#### [What this task involves]
Starting at the line with "Compute BFS order", retype each line exactly up to and including the final line of the records below.

#### [Exercise inputs]
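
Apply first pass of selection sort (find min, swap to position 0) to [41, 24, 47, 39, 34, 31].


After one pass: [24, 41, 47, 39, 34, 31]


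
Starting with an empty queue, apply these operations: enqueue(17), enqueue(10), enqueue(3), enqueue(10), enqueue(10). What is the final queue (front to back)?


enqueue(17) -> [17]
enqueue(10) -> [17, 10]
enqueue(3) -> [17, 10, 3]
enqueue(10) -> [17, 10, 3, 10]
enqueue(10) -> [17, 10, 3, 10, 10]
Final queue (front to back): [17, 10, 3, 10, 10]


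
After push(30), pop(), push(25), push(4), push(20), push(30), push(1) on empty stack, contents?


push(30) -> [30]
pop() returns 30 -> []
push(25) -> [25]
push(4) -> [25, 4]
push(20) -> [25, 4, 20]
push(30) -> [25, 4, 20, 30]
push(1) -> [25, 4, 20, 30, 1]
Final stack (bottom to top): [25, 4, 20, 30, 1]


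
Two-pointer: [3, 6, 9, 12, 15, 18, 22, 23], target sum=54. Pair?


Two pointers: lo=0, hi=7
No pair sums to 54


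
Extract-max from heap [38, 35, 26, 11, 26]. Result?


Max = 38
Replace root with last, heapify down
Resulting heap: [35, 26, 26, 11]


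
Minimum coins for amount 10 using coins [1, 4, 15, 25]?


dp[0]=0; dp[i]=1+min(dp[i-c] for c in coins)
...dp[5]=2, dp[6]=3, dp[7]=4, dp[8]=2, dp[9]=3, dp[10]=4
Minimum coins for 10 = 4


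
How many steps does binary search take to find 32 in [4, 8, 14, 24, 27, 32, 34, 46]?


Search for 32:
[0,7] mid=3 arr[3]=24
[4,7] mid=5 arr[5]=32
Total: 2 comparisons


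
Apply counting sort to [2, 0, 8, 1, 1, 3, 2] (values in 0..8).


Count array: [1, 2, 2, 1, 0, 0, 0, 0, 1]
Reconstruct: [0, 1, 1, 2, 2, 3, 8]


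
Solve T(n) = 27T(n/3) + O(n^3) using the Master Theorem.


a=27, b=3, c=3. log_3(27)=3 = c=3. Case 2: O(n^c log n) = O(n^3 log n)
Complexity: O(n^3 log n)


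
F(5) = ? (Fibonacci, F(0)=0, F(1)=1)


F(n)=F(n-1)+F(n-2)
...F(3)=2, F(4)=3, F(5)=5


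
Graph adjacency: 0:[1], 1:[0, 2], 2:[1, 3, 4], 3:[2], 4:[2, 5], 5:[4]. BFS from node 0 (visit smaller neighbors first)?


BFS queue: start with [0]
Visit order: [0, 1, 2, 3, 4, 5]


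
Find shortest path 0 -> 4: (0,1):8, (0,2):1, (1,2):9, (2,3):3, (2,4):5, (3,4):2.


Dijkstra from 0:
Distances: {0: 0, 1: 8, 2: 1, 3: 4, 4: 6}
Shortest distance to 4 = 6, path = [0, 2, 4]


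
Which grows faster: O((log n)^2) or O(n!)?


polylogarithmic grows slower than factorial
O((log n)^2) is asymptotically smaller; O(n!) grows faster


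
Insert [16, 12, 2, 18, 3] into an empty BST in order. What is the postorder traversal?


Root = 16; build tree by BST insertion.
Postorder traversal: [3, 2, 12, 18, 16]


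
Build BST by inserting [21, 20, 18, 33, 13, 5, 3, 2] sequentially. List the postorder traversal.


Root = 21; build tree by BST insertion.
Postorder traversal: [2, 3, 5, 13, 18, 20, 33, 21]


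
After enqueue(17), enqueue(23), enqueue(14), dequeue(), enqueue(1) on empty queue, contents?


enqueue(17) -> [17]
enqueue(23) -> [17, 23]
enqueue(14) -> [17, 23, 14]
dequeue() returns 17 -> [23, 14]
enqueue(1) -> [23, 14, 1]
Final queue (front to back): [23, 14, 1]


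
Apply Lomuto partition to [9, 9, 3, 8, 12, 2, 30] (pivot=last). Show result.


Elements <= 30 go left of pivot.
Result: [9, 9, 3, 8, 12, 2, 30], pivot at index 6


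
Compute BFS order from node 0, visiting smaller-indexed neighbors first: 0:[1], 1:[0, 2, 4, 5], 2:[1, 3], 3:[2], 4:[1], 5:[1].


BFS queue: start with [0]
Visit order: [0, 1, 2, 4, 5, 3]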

#### [Output]
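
Compute BFS order from node 0, visiting smaller-indexed neighbors first: 0:[1], 1:[0, 2, 4, 5], 2:[1, 3], 3:[2], 4:[1], 5:[1].


BFS queue: start with [0]
Visit order: [0, 1, 2, 4, 5, 3]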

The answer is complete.